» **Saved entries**

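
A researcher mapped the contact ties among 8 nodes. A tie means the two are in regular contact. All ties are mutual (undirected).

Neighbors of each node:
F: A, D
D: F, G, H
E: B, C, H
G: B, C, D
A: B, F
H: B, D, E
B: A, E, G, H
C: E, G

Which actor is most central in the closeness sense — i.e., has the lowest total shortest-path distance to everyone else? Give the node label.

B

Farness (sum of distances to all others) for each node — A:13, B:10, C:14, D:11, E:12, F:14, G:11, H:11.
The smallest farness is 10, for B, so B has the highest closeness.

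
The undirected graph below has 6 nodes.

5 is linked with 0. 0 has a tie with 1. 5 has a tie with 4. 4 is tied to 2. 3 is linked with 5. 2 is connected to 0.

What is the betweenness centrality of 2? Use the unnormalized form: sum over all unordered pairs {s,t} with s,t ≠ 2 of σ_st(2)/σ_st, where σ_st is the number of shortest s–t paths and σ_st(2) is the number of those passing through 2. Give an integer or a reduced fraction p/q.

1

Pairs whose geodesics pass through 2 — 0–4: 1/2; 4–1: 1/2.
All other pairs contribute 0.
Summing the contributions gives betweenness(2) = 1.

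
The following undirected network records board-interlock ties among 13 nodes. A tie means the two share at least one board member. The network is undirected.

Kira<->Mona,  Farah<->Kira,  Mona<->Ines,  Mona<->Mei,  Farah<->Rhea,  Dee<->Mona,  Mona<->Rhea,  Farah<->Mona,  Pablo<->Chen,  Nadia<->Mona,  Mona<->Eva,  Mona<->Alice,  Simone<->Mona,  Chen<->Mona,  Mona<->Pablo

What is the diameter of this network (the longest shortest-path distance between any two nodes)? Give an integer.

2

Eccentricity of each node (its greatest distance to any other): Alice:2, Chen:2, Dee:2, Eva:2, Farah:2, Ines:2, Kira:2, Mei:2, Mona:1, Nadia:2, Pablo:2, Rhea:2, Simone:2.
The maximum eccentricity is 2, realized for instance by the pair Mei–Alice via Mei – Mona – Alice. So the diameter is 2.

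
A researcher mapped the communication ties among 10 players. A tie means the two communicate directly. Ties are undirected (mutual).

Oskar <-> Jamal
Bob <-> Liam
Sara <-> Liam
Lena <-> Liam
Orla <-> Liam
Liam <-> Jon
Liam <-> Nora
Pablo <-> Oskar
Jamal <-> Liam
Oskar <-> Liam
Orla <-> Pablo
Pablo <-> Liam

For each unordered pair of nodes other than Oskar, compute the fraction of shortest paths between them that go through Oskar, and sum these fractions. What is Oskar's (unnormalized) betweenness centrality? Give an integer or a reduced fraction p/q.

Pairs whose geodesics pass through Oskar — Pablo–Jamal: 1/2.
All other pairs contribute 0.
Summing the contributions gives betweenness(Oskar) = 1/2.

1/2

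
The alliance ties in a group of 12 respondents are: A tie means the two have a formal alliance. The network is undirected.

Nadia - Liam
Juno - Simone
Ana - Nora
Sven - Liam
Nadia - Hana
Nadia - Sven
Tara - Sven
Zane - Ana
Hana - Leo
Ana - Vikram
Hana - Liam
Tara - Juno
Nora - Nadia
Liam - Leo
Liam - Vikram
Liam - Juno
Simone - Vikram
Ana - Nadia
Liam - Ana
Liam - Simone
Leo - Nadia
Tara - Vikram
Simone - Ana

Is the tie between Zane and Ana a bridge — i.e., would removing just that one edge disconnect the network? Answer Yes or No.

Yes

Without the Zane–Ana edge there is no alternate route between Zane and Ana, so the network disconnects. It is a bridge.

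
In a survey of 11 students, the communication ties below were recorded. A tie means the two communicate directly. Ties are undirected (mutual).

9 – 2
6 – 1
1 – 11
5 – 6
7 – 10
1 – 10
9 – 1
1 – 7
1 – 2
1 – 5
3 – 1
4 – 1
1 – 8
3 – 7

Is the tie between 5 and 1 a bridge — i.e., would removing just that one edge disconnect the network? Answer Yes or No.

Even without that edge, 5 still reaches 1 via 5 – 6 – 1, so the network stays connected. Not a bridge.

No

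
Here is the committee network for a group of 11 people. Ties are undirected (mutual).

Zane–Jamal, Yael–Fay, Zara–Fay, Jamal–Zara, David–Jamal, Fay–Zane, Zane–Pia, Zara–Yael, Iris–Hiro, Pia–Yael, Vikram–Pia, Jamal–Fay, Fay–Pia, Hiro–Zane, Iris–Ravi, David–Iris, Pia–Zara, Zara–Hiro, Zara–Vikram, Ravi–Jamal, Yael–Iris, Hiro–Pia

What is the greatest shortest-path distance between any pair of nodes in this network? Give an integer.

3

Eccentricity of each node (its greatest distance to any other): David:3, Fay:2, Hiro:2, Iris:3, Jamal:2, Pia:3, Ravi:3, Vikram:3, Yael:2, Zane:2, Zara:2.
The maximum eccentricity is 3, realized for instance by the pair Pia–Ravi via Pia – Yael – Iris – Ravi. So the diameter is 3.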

--

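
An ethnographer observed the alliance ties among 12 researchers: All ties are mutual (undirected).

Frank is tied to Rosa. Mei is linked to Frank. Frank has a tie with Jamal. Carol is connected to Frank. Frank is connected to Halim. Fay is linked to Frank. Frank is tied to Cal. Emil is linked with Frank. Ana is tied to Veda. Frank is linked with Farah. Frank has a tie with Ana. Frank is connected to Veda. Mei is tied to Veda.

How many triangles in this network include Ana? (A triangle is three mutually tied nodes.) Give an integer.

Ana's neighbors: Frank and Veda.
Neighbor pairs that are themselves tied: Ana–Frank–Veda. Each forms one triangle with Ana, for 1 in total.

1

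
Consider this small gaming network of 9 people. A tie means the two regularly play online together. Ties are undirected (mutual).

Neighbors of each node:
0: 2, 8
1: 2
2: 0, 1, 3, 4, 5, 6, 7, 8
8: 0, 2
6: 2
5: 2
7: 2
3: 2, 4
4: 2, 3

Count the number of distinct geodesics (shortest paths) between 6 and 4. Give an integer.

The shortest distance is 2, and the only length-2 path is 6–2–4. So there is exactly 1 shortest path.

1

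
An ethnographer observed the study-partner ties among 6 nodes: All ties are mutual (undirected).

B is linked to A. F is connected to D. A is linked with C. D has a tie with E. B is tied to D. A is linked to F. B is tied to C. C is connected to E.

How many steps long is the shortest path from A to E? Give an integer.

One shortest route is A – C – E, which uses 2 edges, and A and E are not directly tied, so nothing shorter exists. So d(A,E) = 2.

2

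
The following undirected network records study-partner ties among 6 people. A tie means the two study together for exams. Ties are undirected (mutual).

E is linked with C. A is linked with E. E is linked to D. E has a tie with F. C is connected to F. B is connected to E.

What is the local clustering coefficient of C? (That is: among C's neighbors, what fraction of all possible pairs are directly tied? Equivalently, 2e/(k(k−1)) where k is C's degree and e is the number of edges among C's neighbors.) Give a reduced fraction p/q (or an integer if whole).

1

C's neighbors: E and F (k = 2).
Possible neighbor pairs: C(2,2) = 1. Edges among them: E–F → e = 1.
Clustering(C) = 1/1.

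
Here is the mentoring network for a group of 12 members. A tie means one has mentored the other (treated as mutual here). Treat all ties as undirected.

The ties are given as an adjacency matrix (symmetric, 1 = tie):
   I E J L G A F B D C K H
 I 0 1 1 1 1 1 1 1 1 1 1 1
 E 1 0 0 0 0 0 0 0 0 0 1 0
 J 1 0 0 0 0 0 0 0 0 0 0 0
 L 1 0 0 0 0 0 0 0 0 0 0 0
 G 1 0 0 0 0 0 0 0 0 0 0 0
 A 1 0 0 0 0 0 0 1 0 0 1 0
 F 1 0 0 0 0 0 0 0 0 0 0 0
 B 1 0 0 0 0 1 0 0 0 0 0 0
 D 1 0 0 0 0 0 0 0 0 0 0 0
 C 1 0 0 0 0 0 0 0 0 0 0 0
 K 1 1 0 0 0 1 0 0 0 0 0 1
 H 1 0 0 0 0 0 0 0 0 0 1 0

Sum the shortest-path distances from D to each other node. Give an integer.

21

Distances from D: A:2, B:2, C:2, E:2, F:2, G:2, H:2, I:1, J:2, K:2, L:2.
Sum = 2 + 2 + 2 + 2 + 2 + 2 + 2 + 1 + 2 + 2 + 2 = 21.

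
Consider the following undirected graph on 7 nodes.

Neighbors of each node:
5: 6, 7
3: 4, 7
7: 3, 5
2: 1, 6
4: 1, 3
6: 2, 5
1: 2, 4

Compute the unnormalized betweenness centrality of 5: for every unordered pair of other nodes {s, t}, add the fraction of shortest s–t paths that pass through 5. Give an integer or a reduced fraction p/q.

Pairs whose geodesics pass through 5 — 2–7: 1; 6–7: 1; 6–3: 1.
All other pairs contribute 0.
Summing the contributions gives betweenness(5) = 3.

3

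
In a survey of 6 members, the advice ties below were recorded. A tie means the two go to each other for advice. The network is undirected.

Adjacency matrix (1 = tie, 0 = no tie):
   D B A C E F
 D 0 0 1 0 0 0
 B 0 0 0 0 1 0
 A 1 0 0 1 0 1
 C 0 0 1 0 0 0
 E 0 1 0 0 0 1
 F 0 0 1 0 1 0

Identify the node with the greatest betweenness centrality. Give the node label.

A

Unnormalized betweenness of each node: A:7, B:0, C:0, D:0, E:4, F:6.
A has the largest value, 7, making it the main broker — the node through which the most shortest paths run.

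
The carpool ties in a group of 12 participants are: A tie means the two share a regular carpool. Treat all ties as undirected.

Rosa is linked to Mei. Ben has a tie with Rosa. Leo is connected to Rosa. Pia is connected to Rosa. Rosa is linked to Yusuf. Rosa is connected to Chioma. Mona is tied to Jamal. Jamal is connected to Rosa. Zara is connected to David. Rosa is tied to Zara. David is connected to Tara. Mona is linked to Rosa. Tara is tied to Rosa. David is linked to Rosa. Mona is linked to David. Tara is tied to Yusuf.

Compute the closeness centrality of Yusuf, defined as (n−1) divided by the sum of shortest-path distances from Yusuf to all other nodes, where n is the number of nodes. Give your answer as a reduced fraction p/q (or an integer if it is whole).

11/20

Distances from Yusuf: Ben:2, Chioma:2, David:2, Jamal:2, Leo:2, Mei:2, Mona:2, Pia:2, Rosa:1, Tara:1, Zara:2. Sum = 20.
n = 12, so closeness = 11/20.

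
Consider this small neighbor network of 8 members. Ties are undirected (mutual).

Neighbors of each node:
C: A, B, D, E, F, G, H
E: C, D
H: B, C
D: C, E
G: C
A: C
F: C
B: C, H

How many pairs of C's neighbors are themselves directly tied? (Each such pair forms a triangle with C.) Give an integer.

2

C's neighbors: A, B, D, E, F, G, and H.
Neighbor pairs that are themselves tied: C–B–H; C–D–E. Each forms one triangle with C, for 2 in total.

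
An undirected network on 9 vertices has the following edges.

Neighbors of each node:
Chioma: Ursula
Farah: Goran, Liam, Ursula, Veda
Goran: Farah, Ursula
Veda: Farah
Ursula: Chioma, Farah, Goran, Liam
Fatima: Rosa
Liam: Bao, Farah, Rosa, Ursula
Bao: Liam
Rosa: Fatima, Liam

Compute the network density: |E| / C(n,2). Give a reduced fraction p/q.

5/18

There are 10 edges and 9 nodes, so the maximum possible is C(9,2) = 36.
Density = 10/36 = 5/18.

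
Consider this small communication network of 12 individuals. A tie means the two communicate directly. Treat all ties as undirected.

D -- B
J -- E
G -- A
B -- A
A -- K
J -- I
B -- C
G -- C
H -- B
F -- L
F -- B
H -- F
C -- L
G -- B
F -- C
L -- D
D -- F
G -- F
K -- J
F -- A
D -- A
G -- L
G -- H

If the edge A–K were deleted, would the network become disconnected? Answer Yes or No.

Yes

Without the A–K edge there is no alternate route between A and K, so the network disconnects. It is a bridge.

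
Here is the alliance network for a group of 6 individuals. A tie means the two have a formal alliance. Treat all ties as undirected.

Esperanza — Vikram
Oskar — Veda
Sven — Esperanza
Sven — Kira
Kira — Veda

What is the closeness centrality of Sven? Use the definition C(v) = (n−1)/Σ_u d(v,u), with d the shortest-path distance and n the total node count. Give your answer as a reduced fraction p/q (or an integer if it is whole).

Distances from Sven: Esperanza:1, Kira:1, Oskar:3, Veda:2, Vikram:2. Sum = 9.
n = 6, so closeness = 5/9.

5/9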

...

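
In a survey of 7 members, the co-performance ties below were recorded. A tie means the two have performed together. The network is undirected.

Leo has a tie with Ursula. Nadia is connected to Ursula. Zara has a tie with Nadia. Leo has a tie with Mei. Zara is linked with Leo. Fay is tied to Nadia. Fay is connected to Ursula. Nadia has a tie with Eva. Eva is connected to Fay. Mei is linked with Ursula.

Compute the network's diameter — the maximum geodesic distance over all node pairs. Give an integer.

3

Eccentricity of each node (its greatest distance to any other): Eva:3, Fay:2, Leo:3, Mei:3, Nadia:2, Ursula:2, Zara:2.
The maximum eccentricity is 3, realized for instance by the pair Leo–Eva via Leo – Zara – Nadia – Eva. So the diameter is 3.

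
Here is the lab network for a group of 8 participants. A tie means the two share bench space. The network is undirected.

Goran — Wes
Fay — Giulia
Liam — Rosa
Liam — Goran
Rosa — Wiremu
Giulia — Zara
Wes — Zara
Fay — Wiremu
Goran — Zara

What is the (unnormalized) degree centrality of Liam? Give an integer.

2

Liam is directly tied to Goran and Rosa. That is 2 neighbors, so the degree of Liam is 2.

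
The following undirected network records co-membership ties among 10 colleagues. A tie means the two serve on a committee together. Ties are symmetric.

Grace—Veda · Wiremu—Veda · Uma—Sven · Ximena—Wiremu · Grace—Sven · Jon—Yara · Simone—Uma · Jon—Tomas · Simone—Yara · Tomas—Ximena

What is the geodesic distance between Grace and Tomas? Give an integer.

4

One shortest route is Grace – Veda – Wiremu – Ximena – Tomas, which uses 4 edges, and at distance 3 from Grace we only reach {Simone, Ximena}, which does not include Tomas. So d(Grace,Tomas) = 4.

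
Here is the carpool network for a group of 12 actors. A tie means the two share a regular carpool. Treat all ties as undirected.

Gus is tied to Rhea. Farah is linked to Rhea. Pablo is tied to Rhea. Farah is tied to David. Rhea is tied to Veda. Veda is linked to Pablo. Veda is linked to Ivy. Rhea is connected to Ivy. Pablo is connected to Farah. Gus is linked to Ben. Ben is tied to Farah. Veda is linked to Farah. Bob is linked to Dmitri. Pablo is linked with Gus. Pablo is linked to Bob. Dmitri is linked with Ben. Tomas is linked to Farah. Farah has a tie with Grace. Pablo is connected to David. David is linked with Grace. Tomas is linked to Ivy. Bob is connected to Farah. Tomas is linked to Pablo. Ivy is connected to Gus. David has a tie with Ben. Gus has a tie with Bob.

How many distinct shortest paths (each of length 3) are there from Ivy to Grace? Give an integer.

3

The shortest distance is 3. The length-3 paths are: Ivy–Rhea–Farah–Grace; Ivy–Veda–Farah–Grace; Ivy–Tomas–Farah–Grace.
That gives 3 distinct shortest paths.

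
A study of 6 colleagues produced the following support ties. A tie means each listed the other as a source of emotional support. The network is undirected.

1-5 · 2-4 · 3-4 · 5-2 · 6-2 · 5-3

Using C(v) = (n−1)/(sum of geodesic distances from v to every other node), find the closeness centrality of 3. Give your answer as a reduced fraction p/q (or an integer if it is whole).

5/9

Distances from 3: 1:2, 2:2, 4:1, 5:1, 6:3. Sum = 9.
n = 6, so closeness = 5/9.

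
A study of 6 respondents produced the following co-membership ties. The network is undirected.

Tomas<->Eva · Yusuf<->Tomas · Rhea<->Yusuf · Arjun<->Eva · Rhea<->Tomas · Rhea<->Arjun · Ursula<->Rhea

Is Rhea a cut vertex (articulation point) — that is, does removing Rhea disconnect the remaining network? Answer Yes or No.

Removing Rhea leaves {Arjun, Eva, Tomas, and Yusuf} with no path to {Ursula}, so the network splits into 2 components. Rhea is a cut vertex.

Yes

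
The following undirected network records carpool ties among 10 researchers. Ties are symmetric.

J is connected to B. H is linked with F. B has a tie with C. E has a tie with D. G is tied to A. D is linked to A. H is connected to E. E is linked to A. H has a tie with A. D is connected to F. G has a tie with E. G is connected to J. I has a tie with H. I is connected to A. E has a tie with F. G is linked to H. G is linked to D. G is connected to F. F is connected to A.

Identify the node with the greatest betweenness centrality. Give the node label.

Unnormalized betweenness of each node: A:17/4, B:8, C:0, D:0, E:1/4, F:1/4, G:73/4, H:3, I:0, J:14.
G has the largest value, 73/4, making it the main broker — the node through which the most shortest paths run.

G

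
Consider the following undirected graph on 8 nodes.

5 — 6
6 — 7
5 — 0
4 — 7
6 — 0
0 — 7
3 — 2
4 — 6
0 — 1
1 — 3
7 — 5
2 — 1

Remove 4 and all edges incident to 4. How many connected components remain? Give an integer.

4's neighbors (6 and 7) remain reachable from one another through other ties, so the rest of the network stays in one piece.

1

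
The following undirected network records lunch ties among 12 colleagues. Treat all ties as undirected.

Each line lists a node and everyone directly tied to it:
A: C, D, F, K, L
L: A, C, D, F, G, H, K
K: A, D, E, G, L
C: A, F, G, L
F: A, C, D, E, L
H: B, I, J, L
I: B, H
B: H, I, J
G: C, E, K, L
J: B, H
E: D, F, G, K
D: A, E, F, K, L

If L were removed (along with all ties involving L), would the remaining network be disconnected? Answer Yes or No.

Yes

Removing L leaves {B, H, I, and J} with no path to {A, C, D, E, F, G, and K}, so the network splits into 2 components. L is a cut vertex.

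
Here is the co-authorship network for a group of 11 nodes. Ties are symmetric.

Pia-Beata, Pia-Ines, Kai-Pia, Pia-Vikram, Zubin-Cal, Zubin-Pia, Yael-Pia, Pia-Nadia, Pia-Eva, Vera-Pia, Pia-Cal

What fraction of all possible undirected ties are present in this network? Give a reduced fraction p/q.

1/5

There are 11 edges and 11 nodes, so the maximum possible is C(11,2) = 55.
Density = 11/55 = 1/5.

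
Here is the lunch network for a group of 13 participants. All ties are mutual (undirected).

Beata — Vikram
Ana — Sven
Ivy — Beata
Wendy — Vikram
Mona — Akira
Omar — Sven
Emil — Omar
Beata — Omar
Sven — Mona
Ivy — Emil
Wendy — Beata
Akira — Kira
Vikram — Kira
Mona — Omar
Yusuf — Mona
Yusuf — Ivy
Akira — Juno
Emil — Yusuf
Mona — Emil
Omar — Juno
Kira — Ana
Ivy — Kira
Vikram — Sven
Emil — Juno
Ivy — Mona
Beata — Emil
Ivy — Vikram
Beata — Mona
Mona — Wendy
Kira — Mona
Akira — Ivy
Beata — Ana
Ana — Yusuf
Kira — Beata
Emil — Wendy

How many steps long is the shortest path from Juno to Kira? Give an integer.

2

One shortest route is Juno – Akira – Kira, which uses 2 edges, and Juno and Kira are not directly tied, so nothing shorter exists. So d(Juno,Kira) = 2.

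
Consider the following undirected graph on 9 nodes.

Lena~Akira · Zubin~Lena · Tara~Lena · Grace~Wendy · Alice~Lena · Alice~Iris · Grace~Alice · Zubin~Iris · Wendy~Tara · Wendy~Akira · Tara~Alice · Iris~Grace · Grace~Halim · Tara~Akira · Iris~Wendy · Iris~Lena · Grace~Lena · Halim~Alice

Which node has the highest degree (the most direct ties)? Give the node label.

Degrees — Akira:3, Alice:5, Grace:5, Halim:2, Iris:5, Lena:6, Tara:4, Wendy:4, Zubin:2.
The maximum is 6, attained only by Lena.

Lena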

» **DIRECTIONS FOR THIS TASK**
Wherever "Beata" occurs in the records above, copy the line it sits in.

» **EXERCISE OUTPUT**
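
Pia-Beata, Pia-Ines, Kai-Pia, Pia-Vikram, Zubin-Cal, Zubin-Pia, Yael-Pia, Pia-Nadia, Pia-Eva, Vera-Pia, Pia-Cal
Beata — Vikram
Ivy — Beata
Beata — Omar
Wendy — Beata
Beata — Emil
Beata — Mona
Beata — Ana
Kira — Beata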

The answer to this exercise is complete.